**WHAT NEEDS TO BE DONE:**
Keeping every character in place, output all the data.

═════ PROVIDED ENTRIES ═════

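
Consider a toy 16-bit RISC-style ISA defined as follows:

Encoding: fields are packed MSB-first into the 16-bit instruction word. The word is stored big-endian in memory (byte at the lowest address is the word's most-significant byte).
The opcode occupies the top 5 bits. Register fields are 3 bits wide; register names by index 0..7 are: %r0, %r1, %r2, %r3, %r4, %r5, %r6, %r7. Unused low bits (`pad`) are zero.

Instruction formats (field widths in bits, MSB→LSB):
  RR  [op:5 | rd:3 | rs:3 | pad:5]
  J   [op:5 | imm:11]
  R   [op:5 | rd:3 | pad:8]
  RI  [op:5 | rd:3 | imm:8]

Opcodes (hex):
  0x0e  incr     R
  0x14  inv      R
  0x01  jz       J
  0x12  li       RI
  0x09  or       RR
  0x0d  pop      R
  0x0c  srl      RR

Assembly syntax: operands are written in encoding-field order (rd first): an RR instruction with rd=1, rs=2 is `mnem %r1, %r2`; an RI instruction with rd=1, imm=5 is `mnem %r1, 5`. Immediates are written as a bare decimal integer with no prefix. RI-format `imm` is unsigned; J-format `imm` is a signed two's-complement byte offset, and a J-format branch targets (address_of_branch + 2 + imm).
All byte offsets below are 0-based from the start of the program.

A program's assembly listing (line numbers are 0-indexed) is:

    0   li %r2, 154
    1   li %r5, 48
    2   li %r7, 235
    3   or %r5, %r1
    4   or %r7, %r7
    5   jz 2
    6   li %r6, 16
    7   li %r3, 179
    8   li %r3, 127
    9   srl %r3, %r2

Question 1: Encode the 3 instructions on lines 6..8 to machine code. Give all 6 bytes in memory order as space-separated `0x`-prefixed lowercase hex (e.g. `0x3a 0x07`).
6. li fields op=0x12:5|rd=6:3|imm=16:8 → word 9610h → 96 10
7. li fields op=0x12:5|rd=3:3|imm=179:8 → word 93b3h → 93 b3
8. li fields op=0x12:5|rd=3:3|imm=127:8 → word 937fh → 93 7f

0x96 0x10 0x93 0xb3 0x93 0x7f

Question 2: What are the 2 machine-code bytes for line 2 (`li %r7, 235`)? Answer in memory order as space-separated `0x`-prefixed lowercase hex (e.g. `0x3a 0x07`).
line 2 (li): pack op=0x12:5|rd=7:3|imm=235:8 = 0x97eb; big→ 97 eb

0x97 0xeb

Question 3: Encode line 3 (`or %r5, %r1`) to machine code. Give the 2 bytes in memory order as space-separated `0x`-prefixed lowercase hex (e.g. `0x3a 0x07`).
3. or fields op=0x9:5|rd=5:3|rs=1:3|pad=0:5 → word 4d20h → 4d 20

0x4d 0x20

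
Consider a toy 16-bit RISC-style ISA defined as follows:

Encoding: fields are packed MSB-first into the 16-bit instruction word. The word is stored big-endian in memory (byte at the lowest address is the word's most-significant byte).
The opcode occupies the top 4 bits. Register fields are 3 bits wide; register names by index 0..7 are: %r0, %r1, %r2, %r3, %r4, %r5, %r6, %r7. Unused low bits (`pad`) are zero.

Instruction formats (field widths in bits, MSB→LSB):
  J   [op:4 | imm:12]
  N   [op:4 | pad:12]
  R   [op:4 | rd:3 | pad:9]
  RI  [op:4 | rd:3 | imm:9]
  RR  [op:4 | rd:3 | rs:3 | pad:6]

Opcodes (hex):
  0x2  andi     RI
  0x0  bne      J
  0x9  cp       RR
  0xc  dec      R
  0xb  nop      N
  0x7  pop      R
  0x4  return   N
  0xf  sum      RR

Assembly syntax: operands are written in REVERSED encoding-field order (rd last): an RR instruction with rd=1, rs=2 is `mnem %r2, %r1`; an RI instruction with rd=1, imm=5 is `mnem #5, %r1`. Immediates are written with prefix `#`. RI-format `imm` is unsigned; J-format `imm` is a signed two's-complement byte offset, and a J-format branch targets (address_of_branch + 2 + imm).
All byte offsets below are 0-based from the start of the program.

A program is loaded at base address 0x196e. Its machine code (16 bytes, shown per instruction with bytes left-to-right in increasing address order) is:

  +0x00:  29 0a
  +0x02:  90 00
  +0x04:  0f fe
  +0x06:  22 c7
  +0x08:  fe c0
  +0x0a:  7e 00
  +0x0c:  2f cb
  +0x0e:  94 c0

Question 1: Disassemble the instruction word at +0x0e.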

═════

**FINISHED TASK:**
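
Consider a toy 16-bit RISC-style ISA defined as follows:

Encoding: fields are packed MSB-first into the 16-bit instruction word. The word is stored big-endian in memory (byte at the lowest address is the word's most-significant byte).
The opcode occupies the top 5 bits. Register fields are 3 bits wide; register names by index 0..7 are: %r0, %r1, %r2, %r3, %r4, %r5, %r6, %r7. Unused low bits (`pad`) are zero.

Instruction formats (field widths in bits, MSB→LSB):
  RR  [op:5 | rd:3 | rs:3 | pad:5]
  J   [op:5 | imm:11]
  R   [op:5 | rd:3 | pad:8]
  RI  [op:5 | rd:3 | imm:8]

Opcodes (hex):
  0x0e  incr     R
  0x14  inv      R
  0x01  jz       J
  0x12  li       RI
  0x09  or       RR
  0x0d  pop      R
  0x0c  srl      RR

Assembly syntax: operands are written in encoding-field order (rd first): an RR instruction with rd=1, rs=2 is `mnem %r1, %r2`; an RI instruction with rd=1, imm=5 is `mnem %r1, 5`. Immediates are written as a bare decimal integer with no prefix. RI-format `imm` is unsigned; J-format `imm` is a signed two's-complement byte offset, and a J-format branch targets (address_of_branch + 2 + imm).
All byte offsets below are 0-based from the start of the program.

A program's assembly listing (line numbers are 0-indexed) is:

    0   li %r2, 154
    1   li %r5, 48
    2   li %r7, 235
    3   or %r5, %r1
    4   or %r7, %r7
    5   jz 2
    6   li %r6, 16
    7   li %r3, 179
    8   li %r3, 127
    9   srl %r3, %r2

Question 1: Encode the 3 instructions on lines 6..8 to machine code. Give all 6 bytes in memory order as space-separated `0x`-prefixed lowercase hex (e.g. `0x3a 0x07`).
6. li fields op=0x12:5|rd=6:3|imm=16:8 → word 9610h → 96 10
7. li fields op=0x12:5|rd=3:3|imm=179:8 → word 93b3h → 93 b3
8. li fields op=0x12:5|rd=3:3|imm=127:8 → word 937fh → 93 7f

0x96 0x10 0x93 0xb3 0x93 0x7f

Question 2: What are the 2 machine-code bytes for line 2 (`li %r7, 235`)? Answer in memory order as space-separated `0x`-prefixed lowercase hex (e.g. `0x3a 0x07`).
line 2 (li): pack op=0x12:5|rd=7:3|imm=235:8 = 0x97eb; big→ 97 eb

0x97 0xeb

Question 3: Encode line 3 (`or %r5, %r1`) to machine code. Give the 2 bytes in memory order as space-separated `0x`-prefixed lowercase hex (e.g. `0x3a 0x07`).
3. or fields op=0x9:5|rd=5:3|rs=1:3|pad=0:5 → word 4d20h → 4d 20

0x4d 0x20

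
Consider a toy 16-bit RISC-style ISA defined as follows:

Encoding: fields are packed MSB-first into the 16-bit instruction word. The word is stored big-endian in memory (byte at the lowest address is the word's most-significant byte).
The opcode occupies the top 4 bits. Register fields are 3 bits wide; register names by index 0..7 are: %r0, %r1, %r2, %r3, %r4, %r5, %r6, %r7. Unused low bits (`pad`) are zero.

Instruction formats (field widths in bits, MSB→LSB):
  J   [op:4 | imm:12]
  N   [op:4 | pad:12]
  R   [op:4 | rd:3 | pad:9]
  RI  [op:4 | rd:3 | imm:9]
  RR  [op:4 | rd:3 | rs:3 | pad:6]

Opcodes (hex):
  0x2  andi     RI
  0x0  bne      J
  0x9  cp       RR
  0xc  dec      R
  0xb  nop      N
  0x7  pop      R
  0x4  return   N
  0xf  sum      RR

Assembly syntax: operands are written in REVERSED encoding-field order (rd last): an RR instruction with rd=1, rs=2 is `mnem %r2, %r1`; an RI instruction with rd=1, imm=5 is `mnem #5, %r1`. Immediates are written with prefix `#`. RI-format `imm` is unsigned; J-format `imm` is a signed two's-complement byte offset, and a J-format branch targets (address_of_branch + 2 + imm).
All byte offsets below are 0-based from the start of the program.

A program is loaded at base address 0x196e. Its machine code (16 bytes, shown per instruction with bytes left-to-right in increasing address order) is:

  +0x00:  29 0a
  +0x02:  90 00
  +0x04:  0f fe
  +0x06:  22 c7
  +0x08:  fe c0
  +0x0a:  7e 00
  +0x0c:  2f cb
  +0x0e:  94 c0

Question 1: Disassemble the instruction word at +0x0e.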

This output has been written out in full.